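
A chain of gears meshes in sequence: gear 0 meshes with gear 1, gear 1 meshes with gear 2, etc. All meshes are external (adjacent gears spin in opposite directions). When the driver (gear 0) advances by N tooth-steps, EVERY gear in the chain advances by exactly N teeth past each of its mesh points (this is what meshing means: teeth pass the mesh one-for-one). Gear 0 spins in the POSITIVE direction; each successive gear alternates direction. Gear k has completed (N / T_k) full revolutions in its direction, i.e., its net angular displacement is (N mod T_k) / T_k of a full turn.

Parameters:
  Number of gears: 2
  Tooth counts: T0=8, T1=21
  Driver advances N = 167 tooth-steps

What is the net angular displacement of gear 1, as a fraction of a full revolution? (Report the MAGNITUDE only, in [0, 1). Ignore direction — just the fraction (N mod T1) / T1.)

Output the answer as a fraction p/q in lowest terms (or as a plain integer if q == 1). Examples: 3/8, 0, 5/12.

Answer: 20/21

Derivation:
Chain of 2 gears, tooth counts: [8, 21]
  gear 0: T0=8, direction=positive, advance = 167 mod 8 = 7 teeth = 7/8 turn
  gear 1: T1=21, direction=negative, advance = 167 mod 21 = 20 teeth = 20/21 turn
Gear 1: 167 mod 21 = 20
Fraction = 20 / 21 = 20/21 (gcd(20,21)=1) = 20/21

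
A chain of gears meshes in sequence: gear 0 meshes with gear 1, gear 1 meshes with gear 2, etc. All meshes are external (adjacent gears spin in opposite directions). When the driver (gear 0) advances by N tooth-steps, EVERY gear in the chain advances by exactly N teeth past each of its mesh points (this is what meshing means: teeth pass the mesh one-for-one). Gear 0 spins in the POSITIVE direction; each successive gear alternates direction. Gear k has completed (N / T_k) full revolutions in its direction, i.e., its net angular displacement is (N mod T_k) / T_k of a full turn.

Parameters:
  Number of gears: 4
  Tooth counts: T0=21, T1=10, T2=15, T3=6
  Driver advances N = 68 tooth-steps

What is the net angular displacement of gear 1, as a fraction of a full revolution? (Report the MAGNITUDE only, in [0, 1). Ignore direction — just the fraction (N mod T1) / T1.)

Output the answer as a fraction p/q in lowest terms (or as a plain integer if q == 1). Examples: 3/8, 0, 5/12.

Answer: 4/5

Derivation:
Chain of 4 gears, tooth counts: [21, 10, 15, 6]
  gear 0: T0=21, direction=positive, advance = 68 mod 21 = 5 teeth = 5/21 turn
  gear 1: T1=10, direction=negative, advance = 68 mod 10 = 8 teeth = 8/10 turn
  gear 2: T2=15, direction=positive, advance = 68 mod 15 = 8 teeth = 8/15 turn
  gear 3: T3=6, direction=negative, advance = 68 mod 6 = 2 teeth = 2/6 turn
Gear 1: 68 mod 10 = 8
Fraction = 8 / 10 = 4/5 (gcd(8,10)=2) = 4/5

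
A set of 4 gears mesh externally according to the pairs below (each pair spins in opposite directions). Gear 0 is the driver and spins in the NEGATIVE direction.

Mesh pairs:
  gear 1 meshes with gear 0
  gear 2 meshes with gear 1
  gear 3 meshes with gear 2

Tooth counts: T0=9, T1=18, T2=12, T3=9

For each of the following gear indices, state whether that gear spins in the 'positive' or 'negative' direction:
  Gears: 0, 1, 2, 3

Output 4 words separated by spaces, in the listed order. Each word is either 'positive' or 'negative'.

Answer: negative positive negative positive

Derivation:
Gear 0 (driver): negative (depth 0)
  gear 1: meshes with gear 0 -> depth 1 -> positive (opposite of gear 0)
  gear 2: meshes with gear 1 -> depth 2 -> negative (opposite of gear 1)
  gear 3: meshes with gear 2 -> depth 3 -> positive (opposite of gear 2)
Queried indices 0, 1, 2, 3 -> negative, positive, negative, positive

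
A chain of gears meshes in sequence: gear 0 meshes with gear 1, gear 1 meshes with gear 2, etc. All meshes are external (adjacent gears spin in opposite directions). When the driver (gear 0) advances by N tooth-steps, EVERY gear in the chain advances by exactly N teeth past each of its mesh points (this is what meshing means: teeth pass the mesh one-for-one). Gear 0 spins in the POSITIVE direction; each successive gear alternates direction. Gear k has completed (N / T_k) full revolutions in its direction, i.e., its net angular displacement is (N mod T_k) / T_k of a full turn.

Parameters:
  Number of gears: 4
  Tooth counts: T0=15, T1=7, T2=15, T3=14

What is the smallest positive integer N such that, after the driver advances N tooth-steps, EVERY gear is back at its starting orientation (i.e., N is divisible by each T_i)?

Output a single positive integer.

Gear k returns to start when N is a multiple of T_k.
All gears at start simultaneously when N is a common multiple of [15, 7, 15, 14]; the smallest such N is lcm(15, 7, 15, 14).
Start: lcm = T0 = 15
Fold in T1=7: gcd(15, 7) = 1; lcm(15, 7) = 15 * 7 / 1 = 105 / 1 = 105
Fold in T2=15: gcd(105, 15) = 15; lcm(105, 15) = 105 * 15 / 15 = 1575 / 15 = 105
Fold in T3=14: gcd(105, 14) = 7; lcm(105, 14) = 105 * 14 / 7 = 1470 / 7 = 210
Full cycle length = 210

Answer: 210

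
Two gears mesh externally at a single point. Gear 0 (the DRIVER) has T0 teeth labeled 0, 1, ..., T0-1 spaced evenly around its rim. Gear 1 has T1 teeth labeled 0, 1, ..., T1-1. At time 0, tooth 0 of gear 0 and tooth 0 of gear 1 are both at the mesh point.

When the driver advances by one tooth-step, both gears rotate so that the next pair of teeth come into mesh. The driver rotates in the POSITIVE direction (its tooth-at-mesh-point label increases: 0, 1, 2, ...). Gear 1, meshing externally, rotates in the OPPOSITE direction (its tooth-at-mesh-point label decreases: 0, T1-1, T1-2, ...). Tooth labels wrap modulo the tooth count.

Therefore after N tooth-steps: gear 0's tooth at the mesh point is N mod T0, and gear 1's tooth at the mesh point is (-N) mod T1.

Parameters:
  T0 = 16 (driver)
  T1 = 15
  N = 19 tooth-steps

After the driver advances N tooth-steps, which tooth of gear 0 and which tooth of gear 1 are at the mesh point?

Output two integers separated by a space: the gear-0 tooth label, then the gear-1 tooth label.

Answer: 3 11

Derivation:
Gear 0 (driver, T0=16): tooth at mesh = N mod T0
  19 = 1 * 16 + 3, so 19 mod 16 = 3
  gear 0 tooth = 3
Gear 1 (driven, T1=15): tooth at mesh = (-N) mod T1
  19 = 1 * 15 + 4, so 19 mod 15 = 4
  (-19) mod 15 = (-4) mod 15 = 15 - 4 = 11
Mesh after 19 steps: gear-0 tooth 3 meets gear-1 tooth 11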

WHAT IS BEING ASKED: Your job is to transcribe the listing exactly, line for line.

RESULT:
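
A chain of gears meshes in sequence: gear 0 meshes with gear 1, gear 1 meshes with gear 2, etc. All meshes are external (adjacent gears spin in opposite directions). When the driver (gear 0) advances by N tooth-steps, EVERY gear in the chain advances by exactly N teeth past each of its mesh points (this is what meshing means: teeth pass the mesh one-for-one). Gear 0 spins in the POSITIVE direction; each successive gear alternates direction. Gear k has completed (N / T_k) full revolutions in its direction, i.e., its net angular displacement is (N mod T_k) / T_k of a full turn.

Parameters:
  Number of gears: 2
  Tooth counts: T0=8, T1=21
  Driver advances N = 167 tooth-steps

What is the net angular displacement of gear 1, as a fraction of a full revolution? (Report the MAGNITUDE only, in [0, 1). Ignore direction — just the fraction (N mod T1) / T1.)

Output the answer as a fraction p/q in lowest terms (or as a plain integer if q == 1). Examples: 3/8, 0, 5/12.

Answer: 20/21

Derivation:
Chain of 2 gears, tooth counts: [8, 21]
  gear 0: T0=8, direction=positive, advance = 167 mod 8 = 7 teeth = 7/8 turn
  gear 1: T1=21, direction=negative, advance = 167 mod 21 = 20 teeth = 20/21 turn
Gear 1: 167 mod 21 = 20
Fraction = 20 / 21 = 20/21 (gcd(20,21)=1) = 20/21

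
A chain of gears meshes in sequence: gear 0 meshes with gear 1, gear 1 meshes with gear 2, etc. All meshes are external (adjacent gears spin in opposite directions). When the driver (gear 0) advances by N tooth-steps, EVERY gear in the chain advances by exactly N teeth past each of its mesh points (this is what meshing means: teeth pass the mesh one-for-one). Gear 0 spins in the POSITIVE direction; each successive gear alternates direction. Gear k has completed (N / T_k) full revolutions in its direction, i.e., its net angular displacement is (N mod T_k) / T_k of a full turn.

Parameters:
  Number of gears: 4
  Tooth counts: T0=21, T1=10, T2=15, T3=6
  Driver advances N = 68 tooth-steps

What is the net angular displacement of gear 1, as a fraction of a full revolution? (Report the MAGNITUDE only, in [0, 1). Ignore direction — just the fraction (N mod T1) / T1.)

Output the answer as a fraction p/q in lowest terms (or as a plain integer if q == 1). Examples: 3/8, 0, 5/12.

Answer: 4/5

Derivation:
Chain of 4 gears, tooth counts: [21, 10, 15, 6]
  gear 0: T0=21, direction=positive, advance = 68 mod 21 = 5 teeth = 5/21 turn
  gear 1: T1=10, direction=negative, advance = 68 mod 10 = 8 teeth = 8/10 turn
  gear 2: T2=15, direction=positive, advance = 68 mod 15 = 8 teeth = 8/15 turn
  gear 3: T3=6, direction=negative, advance = 68 mod 6 = 2 teeth = 2/6 turn
Gear 1: 68 mod 10 = 8
Fraction = 8 / 10 = 4/5 (gcd(8,10)=2) = 4/5

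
A set of 4 gears mesh externally according to the pairs below (each pair spins in opposite directions). Gear 0 is the driver and spins in the NEGATIVE direction.

Mesh pairs:
  gear 1 meshes with gear 0
  gear 2 meshes with gear 1
  gear 3 meshes with gear 2

Tooth counts: T0=9, T1=18, T2=12, T3=9

For each of the following gear indices, state whether that gear spins in the 'positive' or 'negative' direction:
  Gears: 0, 1, 2, 3

Output 4 words separated by spaces, in the listed order. Each word is either 'positive' or 'negative'.

Answer: negative positive negative positive

Derivation:
Gear 0 (driver): negative (depth 0)
  gear 1: meshes with gear 0 -> depth 1 -> positive (opposite of gear 0)
  gear 2: meshes with gear 1 -> depth 2 -> negative (opposite of gear 1)
  gear 3: meshes with gear 2 -> depth 3 -> positive (opposite of gear 2)
Queried indices 0, 1, 2, 3 -> negative, positive, negative, positive

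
A chain of gears meshes in sequence: gear 0 meshes with gear 1, gear 1 meshes with gear 2, etc. All meshes are external (adjacent gears spin in opposite directions). When the driver (gear 0) advances by N tooth-steps, EVERY gear in the chain advances by exactly N teeth past each of its mesh points (this is what meshing means: teeth pass the mesh one-for-one). Gear 0 spins in the POSITIVE direction; each successive gear alternates direction. Gear k has completed (N / T_k) full revolutions in its direction, i.e., its net angular displacement is (N mod T_k) / T_k of a full turn.

Parameters:
  Number of gears: 4
  Tooth counts: T0=15, T1=7, T2=15, T3=14

What is the smallest positive integer N such that, after the driver advances N tooth-steps, EVERY gear is back at its starting orientation (i.e., N is divisible by each T_i)?

Output a single positive integer.

Gear k returns to start when N is a multiple of T_k.
All gears at start simultaneously when N is a common multiple of [15, 7, 15, 14]; the smallest such N is lcm(15, 7, 15, 14).
Start: lcm = T0 = 15
Fold in T1=7: gcd(15, 7) = 1; lcm(15, 7) = 15 * 7 / 1 = 105 / 1 = 105
Fold in T2=15: gcd(105, 15) = 15; lcm(105, 15) = 105 * 15 / 15 = 1575 / 15 = 105
Fold in T3=14: gcd(105, 14) = 7; lcm(105, 14) = 105 * 14 / 7 = 1470 / 7 = 210
Full cycle length = 210

Answer: 210

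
Two gears mesh externally at a single point. Gear 0 (the DRIVER) has T0 teeth labeled 0, 1, ..., T0-1 spaced evenly around its rim. Gear 1 has T1 teeth labeled 0, 1, ..., T1-1. At time 0, tooth 0 of gear 0 and tooth 0 of gear 1 are both at the mesh point.

When the driver advances by one tooth-step, both gears rotate so that the next pair of teeth come into mesh. The driver rotates in the POSITIVE direction (its tooth-at-mesh-point label increases: 0, 1, 2, ...). Gear 1, meshing externally, rotates in the OPPOSITE direction (its tooth-at-mesh-point label decreases: 0, T1-1, T1-2, ...). Tooth labels wrap modulo the tooth count.

Therefore after N tooth-steps: gear 0's tooth at the mesh point is N mod T0, and gear 1's tooth at the mesh point is (-N) mod T1.

Parameters:
  T0 = 16 (driver)
  T1 = 15
  N = 19 tooth-steps

After the driver advances N tooth-steps, which tooth of gear 0 and which tooth of gear 1 are at the mesh point?

Output two integers separated by a space: the gear-0 tooth label, then the gear-1 tooth label.

Answer: 3 11

Derivation:
Gear 0 (driver, T0=16): tooth at mesh = N mod T0
  19 = 1 * 16 + 3, so 19 mod 16 = 3
  gear 0 tooth = 3
Gear 1 (driven, T1=15): tooth at mesh = (-N) mod T1
  19 = 1 * 15 + 4, so 19 mod 15 = 4
  (-19) mod 15 = (-4) mod 15 = 15 - 4 = 11
Mesh after 19 steps: gear-0 tooth 3 meets gear-1 tooth 11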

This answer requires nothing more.